Exercise aim: All of the data must be retyped exactly, with nothing left out.

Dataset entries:
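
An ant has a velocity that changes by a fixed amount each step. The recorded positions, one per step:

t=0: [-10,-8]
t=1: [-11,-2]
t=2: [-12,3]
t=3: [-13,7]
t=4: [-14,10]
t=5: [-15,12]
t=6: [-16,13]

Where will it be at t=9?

First differences are [-1,+6], [-1,+5], [-1,+4], [-1,+3], [-1,+2], [-1,+1]; their common second difference is [+0,-1] (constant acceleration).
step 7: [-16,13] + [-1,+0] → [-17,13]
step 8: [-17,13] + [-1,-1] → [-18,12]
step 9: [-18,12] + [-1,-2] → [-19,10]

[-19,10]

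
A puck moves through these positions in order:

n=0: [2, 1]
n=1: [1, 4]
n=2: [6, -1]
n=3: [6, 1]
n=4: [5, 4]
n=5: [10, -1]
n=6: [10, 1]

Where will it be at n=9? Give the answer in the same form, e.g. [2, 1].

[14, 1]

The moves between consecutive positions are [-1, +3], [+5, -5], [+0, +2], [-1, +3], [+5, -5], [+0, +2]; they repeat the 3-cycle [[-1, +3], [+5, -5], [+0, +2]].
step 7: apply [-1, +3] → [9, 4]
step 8: apply [+5, -5] → [14, -1]
step 9: apply [+0, +2] → [14, 1]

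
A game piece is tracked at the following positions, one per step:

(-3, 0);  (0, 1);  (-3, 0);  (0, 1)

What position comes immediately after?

Consecutive displacements (+3, +1), (-3, -1), (+3, +1) scale by a factor of -1 each step.
step 4: (0, 1) + (-3, -1) → (-3, 0)

(-3, 0)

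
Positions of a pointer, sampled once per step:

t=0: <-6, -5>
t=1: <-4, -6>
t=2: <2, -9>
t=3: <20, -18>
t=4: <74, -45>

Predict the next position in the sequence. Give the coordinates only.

Step-to-step displacements: <+2, -1>, <+6, -3>, <+18, -9>, <+54, -27>; each is 3× the previous.
step 5: <74, -45> + <+162, -81> → <236, -126>

<236, -126>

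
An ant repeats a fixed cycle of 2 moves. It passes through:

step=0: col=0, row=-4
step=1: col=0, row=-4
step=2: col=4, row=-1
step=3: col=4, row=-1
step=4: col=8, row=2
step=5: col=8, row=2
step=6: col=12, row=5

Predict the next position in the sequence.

Differencing gives (+0, +0), (+4, +3), (+0, +0), (+4, +3), (+0, +0), (+4, +3). This is the pattern (+0, +0), (+4, +3) repeated.
step 7: apply (+0, +0) → col=12, row=5

col=12, row=5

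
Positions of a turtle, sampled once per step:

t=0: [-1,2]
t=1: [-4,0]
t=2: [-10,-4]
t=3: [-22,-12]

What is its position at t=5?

[-94,-60]

Step-to-step displacements: [-3,-2], [-6,-4], [-12,-8]; each is 2× the previous.
step 4: [-22,-12] + [-24,-16] → [-46,-28]
step 5: [-46,-28] + [-48,-32] → [-94,-60]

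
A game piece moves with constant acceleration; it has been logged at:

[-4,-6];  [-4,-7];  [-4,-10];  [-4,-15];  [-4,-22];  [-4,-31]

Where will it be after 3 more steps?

First differences are [+0,-1], [+0,-3], [+0,-5], [+0,-7], [+0,-9]; their common second difference is [+0,-2] (constant acceleration).
step 6: [-4,-31] + [+0,-11] → [-4,-42]
step 7: [-4,-42] + [+0,-13] → [-4,-55]
step 8: [-4,-55] + [+0,-15] → [-4,-70]

[-4,-70]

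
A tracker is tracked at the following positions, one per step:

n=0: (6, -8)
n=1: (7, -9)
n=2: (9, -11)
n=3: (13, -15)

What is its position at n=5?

(37, -39)

Step-to-step displacements: (+1, -1), (+2, -2), (+4, -4); each is 2× the previous.
step 4: (13, -15) + (+8, -8) → (21, -23)
step 5: (21, -23) + (+16, -16) → (37, -39)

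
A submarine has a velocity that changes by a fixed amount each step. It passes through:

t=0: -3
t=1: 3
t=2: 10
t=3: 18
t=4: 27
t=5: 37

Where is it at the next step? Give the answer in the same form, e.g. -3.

48

Successive displacements: +6, +7, +8, +9, +10 — each changes by +1.
step 6: 37 + 11 → 48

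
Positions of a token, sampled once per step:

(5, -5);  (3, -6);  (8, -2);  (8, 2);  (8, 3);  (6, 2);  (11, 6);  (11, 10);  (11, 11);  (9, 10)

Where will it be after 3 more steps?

(14, 19)

Differencing gives (-2, -1), (+5, +4), (+0, +4), (+0, +1), (-2, -1), (+5, +4), (+0, +4), (+0, +1), (-2, -1). This is the pattern (-2, -1), (+5, +4), (+0, +4), (+0, +1) repeated.
step 10: apply (+5, +4) → (14, 14)
step 11: apply (+0, +4) → (14, 18)
step 12: apply (+0, +1) → (14, 19)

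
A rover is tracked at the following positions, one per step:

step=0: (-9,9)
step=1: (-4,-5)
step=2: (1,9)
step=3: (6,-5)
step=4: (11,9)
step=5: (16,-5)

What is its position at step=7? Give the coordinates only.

The first coordinate changes by +5 each step, so at step 7 it is -9 + 7·(5) = 26.
The second coordinate repeats the cycle [9, -5] with period 2; step 7 mod 2 = 1, giving -5.

(26,-5)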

Result for this task:
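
An ant has a velocity that changes by a fixed amount each step. The recorded positions, one per step:

t=0: [-10,-8]
t=1: [-11,-2]
t=2: [-12,3]
t=3: [-13,7]
t=4: [-14,10]
t=5: [-15,12]
t=6: [-16,13]

Where will it be at t=9?

First differences are [-1,+6], [-1,+5], [-1,+4], [-1,+3], [-1,+2], [-1,+1]; their common second difference is [+0,-1] (constant acceleration).
step 7: [-16,13] + [-1,+0] → [-17,13]
step 8: [-17,13] + [-1,-1] → [-18,12]
step 9: [-18,12] + [-1,-2] → [-19,10]

[-19,10]

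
A puck moves through these positions in order:

n=0: [2, 1]
n=1: [1, 4]
n=2: [6, -1]
n=3: [6, 1]
n=4: [5, 4]
n=5: [10, -1]
n=6: [10, 1]

Where will it be at n=9? Give the answer in the same form, e.g. [2, 1].

[14, 1]

The moves between consecutive positions are [-1, +3], [+5, -5], [+0, +2], [-1, +3], [+5, -5], [+0, +2]; they repeat the 3-cycle [[-1, +3], [+5, -5], [+0, +2]].
step 7: apply [-1, +3] → [9, 4]
step 8: apply [+5, -5] → [14, -1]
step 9: apply [+0, +2] → [14, 1]

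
A game piece is tracked at the following positions, one per step:

(-3, 0);  (0, 1);  (-3, 0);  (0, 1)

What position comes immediately after?

Consecutive displacements (+3, +1), (-3, -1), (+3, +1) scale by a factor of -1 each step.
step 4: (0, 1) + (-3, -1) → (-3, 0)

(-3, 0)

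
Positions of a pointer, sampled once per step:

t=0: <-6, -5>
t=1: <-4, -6>
t=2: <2, -9>
t=3: <20, -18>
t=4: <74, -45>

Predict the next position in the sequence. Give the coordinates only.

Step-to-step displacements: <+2, -1>, <+6, -3>, <+18, -9>, <+54, -27>; each is 3× the previous.
step 5: <74, -45> + <+162, -81> → <236, -126>

<236, -126>

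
An ant repeats a fixed cycle of 2 moves. It passes through:

step=0: col=0, row=-4
step=1: col=0, row=-4
step=2: col=4, row=-1
step=3: col=4, row=-1
step=4: col=8, row=2
step=5: col=8, row=2
step=6: col=12, row=5

Predict the next position in the sequence.

Differencing gives (+0, +0), (+4, +3), (+0, +0), (+4, +3), (+0, +0), (+4, +3). This is the pattern (+0, +0), (+4, +3) repeated.
step 7: apply (+0, +0) → col=12, row=5

col=12, row=5

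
Positions of a turtle, sampled once per step:

t=0: [-1,2]
t=1: [-4,0]
t=2: [-10,-4]
t=3: [-22,-12]

What is its position at t=5?

[-94,-60]

Step-to-step displacements: [-3,-2], [-6,-4], [-12,-8]; each is 2× the previous.
step 4: [-22,-12] + [-24,-16] → [-46,-28]
step 5: [-46,-28] + [-48,-32] → [-94,-60]

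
A game piece moves with constant acceleration; it has been logged at:

[-4,-6];  [-4,-7];  [-4,-10];  [-4,-15];  [-4,-22];  [-4,-31]

Where will it be after 3 more steps?

First differences are [+0,-1], [+0,-3], [+0,-5], [+0,-7], [+0,-9]; their common second difference is [+0,-2] (constant acceleration).
step 6: [-4,-31] + [+0,-11] → [-4,-42]
step 7: [-4,-42] + [+0,-13] → [-4,-55]
step 8: [-4,-55] + [+0,-15] → [-4,-70]

[-4,-70]

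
A tracker is tracked at the following positions, one per step:

n=0: (6, -8)
n=1: (7, -9)
n=2: (9, -11)
n=3: (13, -15)

What is its position at n=5?

(37, -39)

Step-to-step displacements: (+1, -1), (+2, -2), (+4, -4); each is 2× the previous.
step 4: (13, -15) + (+8, -8) → (21, -23)
step 5: (21, -23) + (+16, -16) → (37, -39)

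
A submarine has a velocity that changes by a fixed amount each step. It passes through:

t=0: -3
t=1: 3
t=2: 10
t=3: 18
t=4: 27
t=5: 37

Where is it at the next step? Give the answer in the same form, e.g. -3.

48

Successive displacements: +6, +7, +8, +9, +10 — each changes by +1.
step 6: 37 + 11 → 48

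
Positions of a token, sampled once per step:

(5, -5);  (3, -6);  (8, -2);  (8, 2);  (8, 3);  (6, 2);  (11, 6);  (11, 10);  (11, 11);  (9, 10)

Where will it be after 3 more steps?

(14, 19)

Differencing gives (-2, -1), (+5, +4), (+0, +4), (+0, +1), (-2, -1), (+5, +4), (+0, +4), (+0, +1), (-2, -1). This is the pattern (-2, -1), (+5, +4), (+0, +4), (+0, +1) repeated.
step 10: apply (+5, +4) → (14, 14)
step 11: apply (+0, +4) → (14, 18)
step 12: apply (+0, +1) → (14, 19)

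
A rover is tracked at the following positions, one per step:

step=0: (-9,9)
step=1: (-4,-5)
step=2: (1,9)
step=3: (6,-5)
step=4: (11,9)
step=5: (16,-5)

What is its position at step=7? Give the coordinates only.

The first coordinate changes by +5 each step, so at step 7 it is -9 + 7·(5) = 26.
The second coordinate repeats the cycle [9, -5] with period 2; step 7 mod 2 = 1, giving -5.

(26,-5)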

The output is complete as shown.